Stored entries:
=== Begin Enclosure ===

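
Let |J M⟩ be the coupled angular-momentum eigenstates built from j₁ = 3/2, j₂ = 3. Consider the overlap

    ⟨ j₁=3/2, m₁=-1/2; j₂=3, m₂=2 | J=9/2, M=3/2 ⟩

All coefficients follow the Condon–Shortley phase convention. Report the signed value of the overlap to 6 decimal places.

+√(3/14) = +0.462910

triangle: 0!×3!×6!/10! = 4320/3628800
(j±m)!: 1!×2!×5!×1!×6!×3! = 1036800
prefactor² = (2J+1)×Δ×N² = 86400/7
  k=0: +1/(0!×0!×2!×5!×1!×1!) = 1/240
Σ = 1/240  ⇒  CG² = 86400/7×(1/240)² = 3/14
CG = +√(3/14) = +0.462910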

=== End Enclosure ===

Return the data in full, exactly as it appears above.

■ SOLVED EXERCISE:
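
Let |J M⟩ be the coupled angular-momentum eigenstates built from j₁ = 3/2, j₂ = 3. Consider the overlap

    ⟨ j₁=3/2, m₁=-1/2; j₂=3, m₂=2 | J=9/2, M=3/2 ⟩

All coefficients follow the Condon–Shortley phase convention. Report the signed value of the overlap to 6 decimal places.

+√(3/14) = +0.462910

triangle: 0!×3!×6!/10! = 4320/3628800
(j±m)!: 1!×2!×5!×1!×6!×3! = 1036800
prefactor² = (2J+1)×Δ×N² = 86400/7
  k=0: +1/(0!×0!×2!×5!×1!×1!) = 1/240
Σ = 1/240  ⇒  CG² = 86400/7×(1/240)² = 3/14
CG = +√(3/14) = +0.462910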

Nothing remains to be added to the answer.